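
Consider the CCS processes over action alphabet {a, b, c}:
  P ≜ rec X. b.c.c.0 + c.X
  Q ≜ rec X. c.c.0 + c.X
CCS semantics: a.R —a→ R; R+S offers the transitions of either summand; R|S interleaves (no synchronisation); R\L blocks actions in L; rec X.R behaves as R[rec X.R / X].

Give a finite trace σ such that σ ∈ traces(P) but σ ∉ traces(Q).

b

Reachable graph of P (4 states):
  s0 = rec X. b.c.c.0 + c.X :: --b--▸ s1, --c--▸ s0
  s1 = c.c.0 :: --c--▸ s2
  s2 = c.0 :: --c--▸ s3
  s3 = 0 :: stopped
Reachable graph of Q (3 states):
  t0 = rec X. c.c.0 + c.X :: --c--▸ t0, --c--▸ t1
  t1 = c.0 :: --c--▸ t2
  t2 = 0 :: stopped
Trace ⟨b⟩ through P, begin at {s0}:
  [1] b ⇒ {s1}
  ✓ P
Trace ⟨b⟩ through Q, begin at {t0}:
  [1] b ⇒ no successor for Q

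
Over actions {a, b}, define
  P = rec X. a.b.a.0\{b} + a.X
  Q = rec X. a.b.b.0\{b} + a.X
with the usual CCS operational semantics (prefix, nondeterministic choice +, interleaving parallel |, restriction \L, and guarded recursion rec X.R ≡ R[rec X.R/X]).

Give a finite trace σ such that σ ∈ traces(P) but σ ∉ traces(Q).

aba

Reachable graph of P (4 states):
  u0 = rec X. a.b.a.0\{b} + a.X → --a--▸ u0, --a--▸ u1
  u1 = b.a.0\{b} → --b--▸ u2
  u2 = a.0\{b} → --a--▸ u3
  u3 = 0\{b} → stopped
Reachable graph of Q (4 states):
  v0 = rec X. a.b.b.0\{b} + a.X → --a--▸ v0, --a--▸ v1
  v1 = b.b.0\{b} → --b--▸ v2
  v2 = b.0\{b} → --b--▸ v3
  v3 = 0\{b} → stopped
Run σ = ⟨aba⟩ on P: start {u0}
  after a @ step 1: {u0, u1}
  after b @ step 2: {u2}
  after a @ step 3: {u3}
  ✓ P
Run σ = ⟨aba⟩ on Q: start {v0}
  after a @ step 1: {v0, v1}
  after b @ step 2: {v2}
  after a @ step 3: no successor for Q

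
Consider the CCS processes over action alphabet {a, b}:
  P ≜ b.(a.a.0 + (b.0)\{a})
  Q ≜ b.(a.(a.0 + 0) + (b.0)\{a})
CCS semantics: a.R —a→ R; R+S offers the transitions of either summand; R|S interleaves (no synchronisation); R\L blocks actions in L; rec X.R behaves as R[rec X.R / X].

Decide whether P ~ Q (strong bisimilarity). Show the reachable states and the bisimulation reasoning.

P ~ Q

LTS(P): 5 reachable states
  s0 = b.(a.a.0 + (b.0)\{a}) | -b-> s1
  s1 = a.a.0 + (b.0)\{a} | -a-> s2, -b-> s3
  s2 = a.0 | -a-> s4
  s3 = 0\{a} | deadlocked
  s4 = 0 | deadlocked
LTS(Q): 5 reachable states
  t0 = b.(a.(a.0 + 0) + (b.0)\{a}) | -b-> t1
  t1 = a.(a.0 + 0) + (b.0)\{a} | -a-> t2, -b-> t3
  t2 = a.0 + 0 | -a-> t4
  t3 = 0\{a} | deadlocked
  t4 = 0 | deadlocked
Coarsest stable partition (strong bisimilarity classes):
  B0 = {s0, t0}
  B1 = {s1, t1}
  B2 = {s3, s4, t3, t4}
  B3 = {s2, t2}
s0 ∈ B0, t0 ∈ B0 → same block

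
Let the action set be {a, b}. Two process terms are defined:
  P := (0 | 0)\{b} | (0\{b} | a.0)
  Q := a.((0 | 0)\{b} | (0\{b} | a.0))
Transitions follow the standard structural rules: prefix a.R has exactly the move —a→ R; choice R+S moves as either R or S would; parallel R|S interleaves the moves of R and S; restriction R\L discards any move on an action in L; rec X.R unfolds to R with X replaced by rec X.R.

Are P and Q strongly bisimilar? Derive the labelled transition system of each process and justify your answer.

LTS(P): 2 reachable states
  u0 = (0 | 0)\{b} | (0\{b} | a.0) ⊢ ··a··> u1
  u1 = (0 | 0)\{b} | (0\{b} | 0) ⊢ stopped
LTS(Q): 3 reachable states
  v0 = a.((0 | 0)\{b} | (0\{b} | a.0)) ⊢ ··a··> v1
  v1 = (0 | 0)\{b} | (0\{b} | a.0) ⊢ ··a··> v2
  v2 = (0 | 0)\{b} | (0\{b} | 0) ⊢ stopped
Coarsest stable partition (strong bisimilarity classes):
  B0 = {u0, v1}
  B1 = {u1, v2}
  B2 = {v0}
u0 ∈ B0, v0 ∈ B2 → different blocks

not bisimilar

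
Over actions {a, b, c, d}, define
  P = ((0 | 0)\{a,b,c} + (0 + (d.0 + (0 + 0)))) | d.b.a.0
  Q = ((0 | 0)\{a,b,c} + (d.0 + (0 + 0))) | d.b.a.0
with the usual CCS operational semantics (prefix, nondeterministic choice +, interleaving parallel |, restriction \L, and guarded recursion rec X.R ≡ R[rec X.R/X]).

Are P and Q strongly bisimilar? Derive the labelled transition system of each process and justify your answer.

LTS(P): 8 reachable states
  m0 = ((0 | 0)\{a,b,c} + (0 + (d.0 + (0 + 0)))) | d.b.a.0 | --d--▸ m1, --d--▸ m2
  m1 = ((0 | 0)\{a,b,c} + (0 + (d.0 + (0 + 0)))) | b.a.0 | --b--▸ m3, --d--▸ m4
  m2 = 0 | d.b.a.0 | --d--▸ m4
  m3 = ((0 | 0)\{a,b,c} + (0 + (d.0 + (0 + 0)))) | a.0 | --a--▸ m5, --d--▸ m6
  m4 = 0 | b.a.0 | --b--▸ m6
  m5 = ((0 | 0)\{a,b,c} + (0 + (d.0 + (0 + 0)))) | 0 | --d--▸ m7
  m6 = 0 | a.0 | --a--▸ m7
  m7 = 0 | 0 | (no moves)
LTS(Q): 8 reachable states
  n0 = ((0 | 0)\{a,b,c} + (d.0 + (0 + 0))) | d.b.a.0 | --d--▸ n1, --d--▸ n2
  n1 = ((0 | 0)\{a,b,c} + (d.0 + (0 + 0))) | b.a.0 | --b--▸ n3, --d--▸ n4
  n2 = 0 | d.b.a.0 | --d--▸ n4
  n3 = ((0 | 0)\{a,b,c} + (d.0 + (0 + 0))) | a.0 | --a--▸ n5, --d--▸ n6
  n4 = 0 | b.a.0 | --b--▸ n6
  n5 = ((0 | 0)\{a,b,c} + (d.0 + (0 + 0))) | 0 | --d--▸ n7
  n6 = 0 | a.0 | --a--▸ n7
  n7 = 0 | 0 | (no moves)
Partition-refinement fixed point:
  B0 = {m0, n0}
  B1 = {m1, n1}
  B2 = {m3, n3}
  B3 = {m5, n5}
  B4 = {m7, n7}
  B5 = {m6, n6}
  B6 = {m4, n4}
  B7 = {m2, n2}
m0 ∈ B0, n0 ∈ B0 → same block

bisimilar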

**Work order:**
All of the records above are to be repeated exactly.

**Task solution:**
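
Consider the CCS processes over action alphabet {a, b, c}:
  P ≜ rec X. b.c.c.0 + c.X
  Q ≜ rec X. c.c.0 + c.X
CCS semantics: a.R —a→ R; R+S offers the transitions of either summand; R|S interleaves (no synchronisation); R\L blocks actions in L; rec X.R behaves as R[rec X.R / X].

Give a finite trace σ such that σ ∈ traces(P) but σ ∉ traces(Q).

b

Reachable graph of P (4 states):
  s0 = rec X. b.c.c.0 + c.X :: --b--▸ s1, --c--▸ s0
  s1 = c.c.0 :: --c--▸ s2
  s2 = c.0 :: --c--▸ s3
  s3 = 0 :: stopped
Reachable graph of Q (3 states):
  t0 = rec X. c.c.0 + c.X :: --c--▸ t0, --c--▸ t1
  t1 = c.0 :: --c--▸ t2
  t2 = 0 :: stopped
Trace ⟨b⟩ through P, begin at {s0}:
  [1] b ⇒ {s1}
  ✓ P
Trace ⟨b⟩ through Q, begin at {t0}:
  [1] b ⇒ no successor for Q

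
Over actions {a, b}, define
  P = rec X. a.b.a.0\{b} + a.X
  Q = rec X. a.b.b.0\{b} + a.X
with the usual CCS operational semantics (prefix, nondeterministic choice +, interleaving parallel |, restriction \L, and guarded recursion rec X.R ≡ R[rec X.R/X]).

Give a finite trace σ such that σ ∈ traces(P) but σ ∉ traces(Q).

aba

Reachable graph of P (4 states):
  u0 = rec X. a.b.a.0\{b} + a.X → --a--▸ u0, --a--▸ u1
  u1 = b.a.0\{b} → --b--▸ u2
  u2 = a.0\{b} → --a--▸ u3
  u3 = 0\{b} → stopped
Reachable graph of Q (4 states):
  v0 = rec X. a.b.b.0\{b} + a.X → --a--▸ v0, --a--▸ v1
  v1 = b.b.0\{b} → --b--▸ v2
  v2 = b.0\{b} → --b--▸ v3
  v3 = 0\{b} → stopped
Run σ = ⟨aba⟩ on P: start {u0}
  after a @ step 1: {u0, u1}
  after b @ step 2: {u2}
  after a @ step 3: {u3}
  ✓ P
Run σ = ⟨aba⟩ on Q: start {v0}
  after a @ step 1: {v0, v1}
  after b @ step 2: {v2}
  after a @ step 3: no successor for Q

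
Consider the CCS processes over action alphabet {a, b}:
  P ≜ b.(a.a.0 + (b.0)\{a})
  Q ≜ b.(a.(a.0 + 0) + (b.0)\{a})
CCS semantics: a.R —a→ R; R+S offers the transitions of either summand; R|S interleaves (no synchronisation); R\L blocks actions in L; rec X.R behaves as R[rec X.R / X].

Decide whether P ~ Q (strong bisimilarity). Show the reachable states and the bisimulation reasoning.

P ~ Q

LTS(P): 5 reachable states
  s0 = b.(a.a.0 + (b.0)\{a}) | -b-> s1
  s1 = a.a.0 + (b.0)\{a} | -a-> s2, -b-> s3
  s2 = a.0 | -a-> s4
  s3 = 0\{a} | deadlocked
  s4 = 0 | deadlocked
LTS(Q): 5 reachable states
  t0 = b.(a.(a.0 + 0) + (b.0)\{a}) | -b-> t1
  t1 = a.(a.0 + 0) + (b.0)\{a} | -a-> t2, -b-> t3
  t2 = a.0 + 0 | -a-> t4
  t3 = 0\{a} | deadlocked
  t4 = 0 | deadlocked
Coarsest stable partition (strong bisimilarity classes):
  B0 = {s0, t0}
  B1 = {s1, t1}
  B2 = {s3, s4, t3, t4}
  B3 = {s2, t2}
s0 ∈ B0, t0 ∈ B0 → same block

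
Let the action set be {a, b}. Two process terms are defined:
  P := (0 | 0)\{b} | (0\{b} | a.0)
  Q := a.((0 | 0)\{b} | (0\{b} | a.0))
Transitions follow the standard structural rules: prefix a.R has exactly the move —a→ R; choice R+S moves as either R or S would; parallel R|S interleaves the moves of R and S; restriction R\L discards any move on an action in L; rec X.R unfolds to R with X replaced by rec X.R.

Are P and Q strongly bisimilar? Derive the labelled transition system of each process and justify your answer.

LTS(P): 2 reachable states
  u0 = (0 | 0)\{b} | (0\{b} | a.0) ⊢ ··a··> u1
  u1 = (0 | 0)\{b} | (0\{b} | 0) ⊢ stopped
LTS(Q): 3 reachable states
  v0 = a.((0 | 0)\{b} | (0\{b} | a.0)) ⊢ ··a··> v1
  v1 = (0 | 0)\{b} | (0\{b} | a.0) ⊢ ··a··> v2
  v2 = (0 | 0)\{b} | (0\{b} | 0) ⊢ stopped
Coarsest stable partition (strong bisimilarity classes):
  B0 = {u0, v1}
  B1 = {u1, v2}
  B2 = {v0}
u0 ∈ B0, v0 ∈ B2 → different blocks

not bisimilar

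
Over actions {a, b, c, d}, define
  P = ((0 | 0)\{a,b,c} + (0 + (d.0 + (0 + 0)))) | d.b.a.0
  Q = ((0 | 0)\{a,b,c} + (d.0 + (0 + 0))) | d.b.a.0
with the usual CCS operational semantics (prefix, nondeterministic choice +, interleaving parallel |, restriction \L, and guarded recursion rec X.R ≡ R[rec X.R/X]).

Are P and Q strongly bisimilar? Derive the labelled transition system of each process and justify your answer.

LTS(P): 8 reachable states
  m0 = ((0 | 0)\{a,b,c} + (0 + (d.0 + (0 + 0)))) | d.b.a.0 | --d--▸ m1, --d--▸ m2
  m1 = ((0 | 0)\{a,b,c} + (0 + (d.0 + (0 + 0)))) | b.a.0 | --b--▸ m3, --d--▸ m4
  m2 = 0 | d.b.a.0 | --d--▸ m4
  m3 = ((0 | 0)\{a,b,c} + (0 + (d.0 + (0 + 0)))) | a.0 | --a--▸ m5, --d--▸ m6
  m4 = 0 | b.a.0 | --b--▸ m6
  m5 = ((0 | 0)\{a,b,c} + (0 + (d.0 + (0 + 0)))) | 0 | --d--▸ m7
  m6 = 0 | a.0 | --a--▸ m7
  m7 = 0 | 0 | (no moves)
LTS(Q): 8 reachable states
  n0 = ((0 | 0)\{a,b,c} + (d.0 + (0 + 0))) | d.b.a.0 | --d--▸ n1, --d--▸ n2
  n1 = ((0 | 0)\{a,b,c} + (d.0 + (0 + 0))) | b.a.0 | --b--▸ n3, --d--▸ n4
  n2 = 0 | d.b.a.0 | --d--▸ n4
  n3 = ((0 | 0)\{a,b,c} + (d.0 + (0 + 0))) | a.0 | --a--▸ n5, --d--▸ n6
  n4 = 0 | b.a.0 | --b--▸ n6
  n5 = ((0 | 0)\{a,b,c} + (d.0 + (0 + 0))) | 0 | --d--▸ n7
  n6 = 0 | a.0 | --a--▸ n7
  n7 = 0 | 0 | (no moves)
Partition-refinement fixed point:
  B0 = {m0, n0}
  B1 = {m1, n1}
  B2 = {m3, n3}
  B3 = {m5, n5}
  B4 = {m7, n7}
  B5 = {m6, n6}
  B6 = {m4, n4}
  B7 = {m2, n2}
m0 ∈ B0, n0 ∈ B0 → same block

bisimilar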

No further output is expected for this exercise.